═══ Record excerpts ═══

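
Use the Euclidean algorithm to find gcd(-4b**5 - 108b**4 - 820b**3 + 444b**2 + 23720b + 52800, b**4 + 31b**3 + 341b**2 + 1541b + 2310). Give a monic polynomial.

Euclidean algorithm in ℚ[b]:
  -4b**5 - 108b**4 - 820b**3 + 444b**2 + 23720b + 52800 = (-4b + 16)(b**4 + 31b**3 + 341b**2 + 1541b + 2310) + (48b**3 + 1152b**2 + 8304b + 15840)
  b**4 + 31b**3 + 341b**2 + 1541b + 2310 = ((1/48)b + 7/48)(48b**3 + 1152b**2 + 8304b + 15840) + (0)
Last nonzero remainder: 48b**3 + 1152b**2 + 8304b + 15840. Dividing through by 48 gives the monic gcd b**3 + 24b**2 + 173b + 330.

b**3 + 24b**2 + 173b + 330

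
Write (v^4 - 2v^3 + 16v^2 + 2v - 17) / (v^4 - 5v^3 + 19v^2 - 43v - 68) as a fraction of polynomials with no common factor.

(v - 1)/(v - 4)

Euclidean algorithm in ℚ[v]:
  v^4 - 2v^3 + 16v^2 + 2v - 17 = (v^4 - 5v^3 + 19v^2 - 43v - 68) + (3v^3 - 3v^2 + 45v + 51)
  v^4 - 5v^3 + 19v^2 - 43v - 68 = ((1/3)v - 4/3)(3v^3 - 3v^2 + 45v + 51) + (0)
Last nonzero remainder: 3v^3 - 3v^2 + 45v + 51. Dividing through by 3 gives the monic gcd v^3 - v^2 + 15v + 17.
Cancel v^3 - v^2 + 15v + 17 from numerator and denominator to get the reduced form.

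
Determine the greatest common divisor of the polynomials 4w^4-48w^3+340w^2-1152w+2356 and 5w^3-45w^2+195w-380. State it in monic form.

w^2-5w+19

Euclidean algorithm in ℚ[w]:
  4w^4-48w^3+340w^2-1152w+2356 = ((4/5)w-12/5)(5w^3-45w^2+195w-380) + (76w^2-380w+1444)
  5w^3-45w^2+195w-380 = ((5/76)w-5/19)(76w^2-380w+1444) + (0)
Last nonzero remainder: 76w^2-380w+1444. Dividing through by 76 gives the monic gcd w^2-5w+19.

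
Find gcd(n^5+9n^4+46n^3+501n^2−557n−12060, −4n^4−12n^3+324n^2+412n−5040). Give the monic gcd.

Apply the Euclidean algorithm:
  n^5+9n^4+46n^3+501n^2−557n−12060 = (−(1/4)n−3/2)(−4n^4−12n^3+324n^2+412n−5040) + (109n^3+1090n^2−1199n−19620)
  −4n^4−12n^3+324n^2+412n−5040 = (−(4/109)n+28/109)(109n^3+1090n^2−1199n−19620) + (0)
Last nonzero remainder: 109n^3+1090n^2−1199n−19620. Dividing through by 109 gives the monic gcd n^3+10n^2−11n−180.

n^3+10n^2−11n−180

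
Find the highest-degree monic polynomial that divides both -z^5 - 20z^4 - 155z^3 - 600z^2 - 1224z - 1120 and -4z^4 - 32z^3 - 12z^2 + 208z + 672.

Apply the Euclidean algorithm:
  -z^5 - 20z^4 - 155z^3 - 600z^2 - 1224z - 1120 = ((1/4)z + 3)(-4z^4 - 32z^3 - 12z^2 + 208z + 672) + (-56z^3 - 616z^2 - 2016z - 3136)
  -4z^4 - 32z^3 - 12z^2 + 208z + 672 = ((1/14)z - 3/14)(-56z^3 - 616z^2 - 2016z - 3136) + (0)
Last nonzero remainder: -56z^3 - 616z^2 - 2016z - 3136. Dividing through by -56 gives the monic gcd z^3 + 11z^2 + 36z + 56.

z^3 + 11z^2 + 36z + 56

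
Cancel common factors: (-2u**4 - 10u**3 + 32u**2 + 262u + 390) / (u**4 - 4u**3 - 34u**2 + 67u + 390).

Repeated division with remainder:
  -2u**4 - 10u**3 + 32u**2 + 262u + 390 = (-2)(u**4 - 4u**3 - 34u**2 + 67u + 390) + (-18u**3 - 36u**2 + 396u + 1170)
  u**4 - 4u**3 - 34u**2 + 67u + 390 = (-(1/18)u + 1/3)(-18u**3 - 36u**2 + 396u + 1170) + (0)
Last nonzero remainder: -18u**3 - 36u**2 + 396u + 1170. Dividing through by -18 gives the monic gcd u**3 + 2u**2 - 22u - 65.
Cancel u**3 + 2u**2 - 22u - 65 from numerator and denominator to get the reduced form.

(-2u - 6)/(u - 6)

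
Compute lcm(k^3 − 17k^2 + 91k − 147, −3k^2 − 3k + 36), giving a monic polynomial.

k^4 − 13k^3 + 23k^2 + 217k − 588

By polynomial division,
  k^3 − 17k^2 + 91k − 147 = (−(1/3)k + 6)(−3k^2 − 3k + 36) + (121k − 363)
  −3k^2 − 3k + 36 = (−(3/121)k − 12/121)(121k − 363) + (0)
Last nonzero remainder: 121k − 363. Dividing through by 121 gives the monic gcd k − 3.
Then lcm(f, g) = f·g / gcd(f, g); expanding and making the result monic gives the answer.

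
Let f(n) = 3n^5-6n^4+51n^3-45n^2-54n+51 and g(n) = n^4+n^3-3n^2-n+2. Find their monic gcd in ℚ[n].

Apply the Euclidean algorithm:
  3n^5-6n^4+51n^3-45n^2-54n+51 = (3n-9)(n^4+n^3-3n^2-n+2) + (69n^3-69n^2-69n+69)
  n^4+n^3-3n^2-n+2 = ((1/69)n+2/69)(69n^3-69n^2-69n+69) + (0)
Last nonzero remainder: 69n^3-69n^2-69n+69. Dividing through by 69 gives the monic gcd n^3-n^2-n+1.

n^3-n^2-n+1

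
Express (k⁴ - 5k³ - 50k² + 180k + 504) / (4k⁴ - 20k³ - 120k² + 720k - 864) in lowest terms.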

═══

▸ The task
Nothing but the lines from the one containing "Let f(n) = 3n^5-6n^4+51n^3-45n^2-54n+51" to the end of the entries belongs in the answer, and each must match exactly.

▸ Problem solution
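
Let f(n) = 3n^5-6n^4+51n^3-45n^2-54n+51 and g(n) = n^4+n^3-3n^2-n+2. Find their monic gcd in ℚ[n].

Apply the Euclidean algorithm:
  3n^5-6n^4+51n^3-45n^2-54n+51 = (3n-9)(n^4+n^3-3n^2-n+2) + (69n^3-69n^2-69n+69)
  n^4+n^3-3n^2-n+2 = ((1/69)n+2/69)(69n^3-69n^2-69n+69) + (0)
Last nonzero remainder: 69n^3-69n^2-69n+69. Dividing through by 69 gives the monic gcd n^3-n^2-n+1.

n^3-n^2-n+1

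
Express (k⁴ - 5k³ - 50k² + 180k + 504) / (4k⁴ - 20k³ - 120k² + 720k - 864) in lowest terms.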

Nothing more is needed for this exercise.